→ EXTRACTED DATA
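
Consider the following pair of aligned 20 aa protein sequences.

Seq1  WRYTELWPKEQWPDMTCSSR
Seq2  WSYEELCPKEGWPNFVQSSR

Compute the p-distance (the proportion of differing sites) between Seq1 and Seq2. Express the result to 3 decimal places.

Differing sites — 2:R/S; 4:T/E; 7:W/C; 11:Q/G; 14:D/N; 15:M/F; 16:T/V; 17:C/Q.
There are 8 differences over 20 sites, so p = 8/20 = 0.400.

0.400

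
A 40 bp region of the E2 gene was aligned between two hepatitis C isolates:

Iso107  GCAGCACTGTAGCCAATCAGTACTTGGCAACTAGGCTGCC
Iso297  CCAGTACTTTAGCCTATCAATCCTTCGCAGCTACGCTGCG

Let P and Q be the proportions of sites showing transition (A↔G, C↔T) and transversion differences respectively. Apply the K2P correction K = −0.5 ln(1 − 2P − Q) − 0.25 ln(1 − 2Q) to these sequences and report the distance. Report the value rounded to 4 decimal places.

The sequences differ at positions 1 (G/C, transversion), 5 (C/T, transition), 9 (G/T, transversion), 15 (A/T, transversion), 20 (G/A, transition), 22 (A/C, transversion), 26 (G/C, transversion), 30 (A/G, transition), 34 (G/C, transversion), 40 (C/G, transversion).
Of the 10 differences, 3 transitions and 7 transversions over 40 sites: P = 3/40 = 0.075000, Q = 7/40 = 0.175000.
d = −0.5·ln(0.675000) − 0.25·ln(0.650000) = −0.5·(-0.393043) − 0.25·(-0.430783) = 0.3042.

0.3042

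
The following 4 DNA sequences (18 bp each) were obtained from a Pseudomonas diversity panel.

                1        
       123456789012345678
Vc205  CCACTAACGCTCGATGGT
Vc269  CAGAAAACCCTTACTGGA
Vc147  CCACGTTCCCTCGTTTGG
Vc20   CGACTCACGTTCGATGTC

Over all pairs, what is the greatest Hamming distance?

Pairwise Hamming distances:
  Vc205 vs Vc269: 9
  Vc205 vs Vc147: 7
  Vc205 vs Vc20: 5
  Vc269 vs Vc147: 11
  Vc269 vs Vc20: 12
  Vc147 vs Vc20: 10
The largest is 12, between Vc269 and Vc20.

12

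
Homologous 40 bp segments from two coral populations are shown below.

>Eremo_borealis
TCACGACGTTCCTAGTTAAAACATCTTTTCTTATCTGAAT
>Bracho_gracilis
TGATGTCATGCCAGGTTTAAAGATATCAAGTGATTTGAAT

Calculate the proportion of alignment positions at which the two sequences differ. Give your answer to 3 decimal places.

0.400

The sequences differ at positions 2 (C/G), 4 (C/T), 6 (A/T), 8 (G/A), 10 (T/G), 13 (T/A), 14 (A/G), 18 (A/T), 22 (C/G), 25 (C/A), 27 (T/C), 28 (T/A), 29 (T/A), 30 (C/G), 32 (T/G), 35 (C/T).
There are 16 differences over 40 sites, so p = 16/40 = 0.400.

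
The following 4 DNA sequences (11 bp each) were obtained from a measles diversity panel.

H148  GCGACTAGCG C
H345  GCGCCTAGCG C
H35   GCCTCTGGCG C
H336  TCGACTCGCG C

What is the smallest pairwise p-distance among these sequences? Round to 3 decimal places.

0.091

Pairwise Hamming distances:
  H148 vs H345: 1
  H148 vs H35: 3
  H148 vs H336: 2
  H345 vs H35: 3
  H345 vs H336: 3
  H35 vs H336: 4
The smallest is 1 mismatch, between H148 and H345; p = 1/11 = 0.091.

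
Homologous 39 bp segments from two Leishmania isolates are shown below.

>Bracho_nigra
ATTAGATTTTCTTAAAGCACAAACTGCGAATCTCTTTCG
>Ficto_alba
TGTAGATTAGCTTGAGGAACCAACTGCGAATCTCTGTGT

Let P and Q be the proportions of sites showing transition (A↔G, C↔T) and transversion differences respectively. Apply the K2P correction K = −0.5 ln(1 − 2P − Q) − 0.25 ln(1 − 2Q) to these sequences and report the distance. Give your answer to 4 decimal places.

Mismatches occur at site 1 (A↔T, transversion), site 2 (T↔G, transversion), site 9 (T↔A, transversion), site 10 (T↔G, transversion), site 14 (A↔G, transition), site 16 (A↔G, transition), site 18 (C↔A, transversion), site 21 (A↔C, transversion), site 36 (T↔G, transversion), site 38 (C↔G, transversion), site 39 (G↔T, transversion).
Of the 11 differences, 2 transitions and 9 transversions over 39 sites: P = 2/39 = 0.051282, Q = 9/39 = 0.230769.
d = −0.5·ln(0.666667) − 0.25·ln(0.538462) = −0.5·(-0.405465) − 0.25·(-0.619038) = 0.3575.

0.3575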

==

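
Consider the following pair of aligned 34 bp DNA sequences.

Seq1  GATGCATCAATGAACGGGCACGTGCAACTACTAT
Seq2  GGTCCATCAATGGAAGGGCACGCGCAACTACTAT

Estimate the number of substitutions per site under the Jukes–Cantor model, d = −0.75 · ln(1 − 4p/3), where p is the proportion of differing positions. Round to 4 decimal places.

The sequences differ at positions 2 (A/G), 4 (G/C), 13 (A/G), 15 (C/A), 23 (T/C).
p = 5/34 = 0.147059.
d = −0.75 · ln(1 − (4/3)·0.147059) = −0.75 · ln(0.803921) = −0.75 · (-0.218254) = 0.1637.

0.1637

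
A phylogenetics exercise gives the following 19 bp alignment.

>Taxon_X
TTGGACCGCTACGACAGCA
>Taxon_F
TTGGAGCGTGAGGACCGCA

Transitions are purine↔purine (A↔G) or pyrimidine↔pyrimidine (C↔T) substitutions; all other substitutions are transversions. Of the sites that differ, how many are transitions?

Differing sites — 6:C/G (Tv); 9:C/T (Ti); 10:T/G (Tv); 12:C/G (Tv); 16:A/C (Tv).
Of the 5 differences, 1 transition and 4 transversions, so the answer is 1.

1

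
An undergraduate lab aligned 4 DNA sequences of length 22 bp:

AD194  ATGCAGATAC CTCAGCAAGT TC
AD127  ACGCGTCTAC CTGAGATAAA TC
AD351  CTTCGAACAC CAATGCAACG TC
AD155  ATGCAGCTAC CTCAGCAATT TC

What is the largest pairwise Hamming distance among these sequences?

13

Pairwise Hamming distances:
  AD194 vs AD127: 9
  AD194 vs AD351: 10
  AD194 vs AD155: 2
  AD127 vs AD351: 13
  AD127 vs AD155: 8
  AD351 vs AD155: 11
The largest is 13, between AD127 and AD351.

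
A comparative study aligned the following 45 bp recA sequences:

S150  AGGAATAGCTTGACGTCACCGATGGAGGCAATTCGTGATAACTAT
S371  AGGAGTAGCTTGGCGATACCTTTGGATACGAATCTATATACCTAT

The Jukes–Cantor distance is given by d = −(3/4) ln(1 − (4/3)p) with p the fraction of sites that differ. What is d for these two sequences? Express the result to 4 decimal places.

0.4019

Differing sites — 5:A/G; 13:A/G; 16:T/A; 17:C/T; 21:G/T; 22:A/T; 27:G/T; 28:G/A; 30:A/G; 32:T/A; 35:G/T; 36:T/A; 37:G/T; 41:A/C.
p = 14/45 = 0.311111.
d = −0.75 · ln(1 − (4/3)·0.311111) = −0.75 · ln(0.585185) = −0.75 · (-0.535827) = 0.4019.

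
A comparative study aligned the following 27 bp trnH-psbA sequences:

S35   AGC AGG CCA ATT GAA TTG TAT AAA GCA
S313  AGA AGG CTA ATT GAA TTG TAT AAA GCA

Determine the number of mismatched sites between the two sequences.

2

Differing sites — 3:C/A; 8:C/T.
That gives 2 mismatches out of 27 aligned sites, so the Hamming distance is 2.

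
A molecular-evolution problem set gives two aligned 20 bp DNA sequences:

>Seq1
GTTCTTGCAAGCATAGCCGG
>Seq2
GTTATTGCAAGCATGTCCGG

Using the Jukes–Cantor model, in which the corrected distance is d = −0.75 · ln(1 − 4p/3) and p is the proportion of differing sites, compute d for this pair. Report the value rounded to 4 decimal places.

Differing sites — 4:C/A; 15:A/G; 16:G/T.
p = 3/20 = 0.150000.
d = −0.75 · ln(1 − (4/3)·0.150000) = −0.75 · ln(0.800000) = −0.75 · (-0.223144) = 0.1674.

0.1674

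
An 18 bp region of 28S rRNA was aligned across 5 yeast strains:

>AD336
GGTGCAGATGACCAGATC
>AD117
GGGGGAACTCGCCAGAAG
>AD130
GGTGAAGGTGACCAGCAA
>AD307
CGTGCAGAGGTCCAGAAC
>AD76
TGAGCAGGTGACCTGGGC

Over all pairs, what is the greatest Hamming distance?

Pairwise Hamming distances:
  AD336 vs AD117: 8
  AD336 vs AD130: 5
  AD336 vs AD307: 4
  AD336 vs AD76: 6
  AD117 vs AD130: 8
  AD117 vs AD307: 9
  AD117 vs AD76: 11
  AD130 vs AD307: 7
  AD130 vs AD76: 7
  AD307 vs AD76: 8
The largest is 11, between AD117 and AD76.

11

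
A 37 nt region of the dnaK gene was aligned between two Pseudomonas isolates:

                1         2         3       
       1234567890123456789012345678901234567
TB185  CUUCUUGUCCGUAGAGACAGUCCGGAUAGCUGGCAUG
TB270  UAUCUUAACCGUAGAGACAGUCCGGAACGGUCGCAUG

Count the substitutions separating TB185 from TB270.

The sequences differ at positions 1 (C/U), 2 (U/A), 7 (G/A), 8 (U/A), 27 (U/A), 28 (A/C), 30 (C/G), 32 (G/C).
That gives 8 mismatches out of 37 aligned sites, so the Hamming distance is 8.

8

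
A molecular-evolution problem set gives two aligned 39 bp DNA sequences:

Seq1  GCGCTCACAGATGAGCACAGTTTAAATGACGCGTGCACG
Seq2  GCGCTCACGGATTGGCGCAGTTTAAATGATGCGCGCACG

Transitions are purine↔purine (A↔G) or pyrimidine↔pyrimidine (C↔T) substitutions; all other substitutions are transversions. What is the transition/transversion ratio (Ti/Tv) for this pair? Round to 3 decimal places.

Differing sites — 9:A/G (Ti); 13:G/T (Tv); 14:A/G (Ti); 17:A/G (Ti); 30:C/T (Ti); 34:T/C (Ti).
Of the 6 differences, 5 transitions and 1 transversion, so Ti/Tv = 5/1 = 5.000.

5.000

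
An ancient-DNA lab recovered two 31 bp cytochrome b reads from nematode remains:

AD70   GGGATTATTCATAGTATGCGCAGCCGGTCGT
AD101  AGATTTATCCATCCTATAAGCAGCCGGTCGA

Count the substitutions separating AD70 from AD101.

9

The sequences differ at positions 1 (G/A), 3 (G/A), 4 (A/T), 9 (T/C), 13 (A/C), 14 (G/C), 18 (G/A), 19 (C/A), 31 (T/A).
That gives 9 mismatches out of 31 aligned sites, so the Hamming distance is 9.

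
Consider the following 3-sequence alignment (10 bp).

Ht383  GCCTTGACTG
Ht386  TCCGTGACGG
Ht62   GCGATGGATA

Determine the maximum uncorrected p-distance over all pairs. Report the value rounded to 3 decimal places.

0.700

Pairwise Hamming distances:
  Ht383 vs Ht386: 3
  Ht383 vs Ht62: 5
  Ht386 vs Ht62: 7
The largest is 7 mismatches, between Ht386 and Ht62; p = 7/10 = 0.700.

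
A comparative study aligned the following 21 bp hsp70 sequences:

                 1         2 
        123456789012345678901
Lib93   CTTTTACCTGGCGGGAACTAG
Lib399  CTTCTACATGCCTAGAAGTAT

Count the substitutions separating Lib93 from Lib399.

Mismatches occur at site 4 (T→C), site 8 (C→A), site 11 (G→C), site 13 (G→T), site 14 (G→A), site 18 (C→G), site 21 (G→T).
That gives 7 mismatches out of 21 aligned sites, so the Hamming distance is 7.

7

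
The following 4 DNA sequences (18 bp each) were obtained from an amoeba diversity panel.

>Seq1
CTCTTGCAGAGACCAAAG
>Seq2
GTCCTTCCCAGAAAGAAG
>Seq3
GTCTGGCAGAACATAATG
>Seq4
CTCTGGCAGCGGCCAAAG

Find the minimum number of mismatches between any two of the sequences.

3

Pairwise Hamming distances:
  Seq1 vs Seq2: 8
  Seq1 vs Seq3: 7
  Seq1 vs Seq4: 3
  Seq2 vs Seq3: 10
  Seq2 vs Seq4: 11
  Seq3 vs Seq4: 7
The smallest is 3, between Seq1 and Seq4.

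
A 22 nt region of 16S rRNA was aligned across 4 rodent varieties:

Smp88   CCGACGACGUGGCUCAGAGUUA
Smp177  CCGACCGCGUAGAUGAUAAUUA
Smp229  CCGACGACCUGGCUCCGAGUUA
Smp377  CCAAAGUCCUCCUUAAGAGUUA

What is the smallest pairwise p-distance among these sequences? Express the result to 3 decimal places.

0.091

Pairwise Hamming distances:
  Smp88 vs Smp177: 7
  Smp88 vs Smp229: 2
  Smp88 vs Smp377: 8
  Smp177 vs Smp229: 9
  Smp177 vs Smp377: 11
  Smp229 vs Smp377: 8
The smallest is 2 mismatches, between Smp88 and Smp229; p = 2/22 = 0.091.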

---

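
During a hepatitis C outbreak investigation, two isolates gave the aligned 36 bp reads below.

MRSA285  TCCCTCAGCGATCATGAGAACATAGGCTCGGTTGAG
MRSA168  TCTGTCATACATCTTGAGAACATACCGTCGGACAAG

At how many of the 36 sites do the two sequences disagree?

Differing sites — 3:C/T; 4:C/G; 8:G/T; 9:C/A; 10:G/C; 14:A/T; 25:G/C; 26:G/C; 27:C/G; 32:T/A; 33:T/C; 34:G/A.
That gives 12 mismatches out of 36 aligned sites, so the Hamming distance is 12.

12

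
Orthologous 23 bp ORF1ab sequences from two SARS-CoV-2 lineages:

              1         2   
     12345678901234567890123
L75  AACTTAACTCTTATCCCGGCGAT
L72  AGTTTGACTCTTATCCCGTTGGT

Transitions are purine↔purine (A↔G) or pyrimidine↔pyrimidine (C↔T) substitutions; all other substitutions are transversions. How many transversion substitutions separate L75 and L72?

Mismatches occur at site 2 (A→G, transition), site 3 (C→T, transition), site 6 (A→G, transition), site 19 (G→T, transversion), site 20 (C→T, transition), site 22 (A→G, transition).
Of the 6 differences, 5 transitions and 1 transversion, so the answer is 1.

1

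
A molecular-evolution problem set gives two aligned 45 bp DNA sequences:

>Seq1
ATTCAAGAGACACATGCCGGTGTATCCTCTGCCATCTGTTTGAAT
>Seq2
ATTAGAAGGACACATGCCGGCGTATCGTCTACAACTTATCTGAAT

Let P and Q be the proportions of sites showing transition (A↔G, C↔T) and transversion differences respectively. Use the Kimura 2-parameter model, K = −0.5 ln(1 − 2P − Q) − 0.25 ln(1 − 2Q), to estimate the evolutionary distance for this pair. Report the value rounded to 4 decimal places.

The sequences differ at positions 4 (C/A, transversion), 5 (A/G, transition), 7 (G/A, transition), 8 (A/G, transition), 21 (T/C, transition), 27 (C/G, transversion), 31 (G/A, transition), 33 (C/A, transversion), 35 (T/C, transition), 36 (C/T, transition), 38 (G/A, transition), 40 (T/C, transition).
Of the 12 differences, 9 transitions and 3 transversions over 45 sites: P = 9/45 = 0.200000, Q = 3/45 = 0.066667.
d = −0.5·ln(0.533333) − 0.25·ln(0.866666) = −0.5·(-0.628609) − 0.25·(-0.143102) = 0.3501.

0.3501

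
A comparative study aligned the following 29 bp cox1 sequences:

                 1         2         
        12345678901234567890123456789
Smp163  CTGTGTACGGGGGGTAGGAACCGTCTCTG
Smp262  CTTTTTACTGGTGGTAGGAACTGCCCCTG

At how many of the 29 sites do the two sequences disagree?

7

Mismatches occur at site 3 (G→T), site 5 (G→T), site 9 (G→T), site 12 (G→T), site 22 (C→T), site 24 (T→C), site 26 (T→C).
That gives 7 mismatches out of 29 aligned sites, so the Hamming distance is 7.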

→ TASK DIRECTIONS
When a line above includes the word "below", please list that line.

→ EXERCISE OUTPUT
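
Homologous 40 bp segments from two coral populations are shown below.
Homologous 39 bp segments from two Leishmania isolates are shown below.
During a hepatitis C outbreak investigation, two isolates gave the aligned 36 bp reads below.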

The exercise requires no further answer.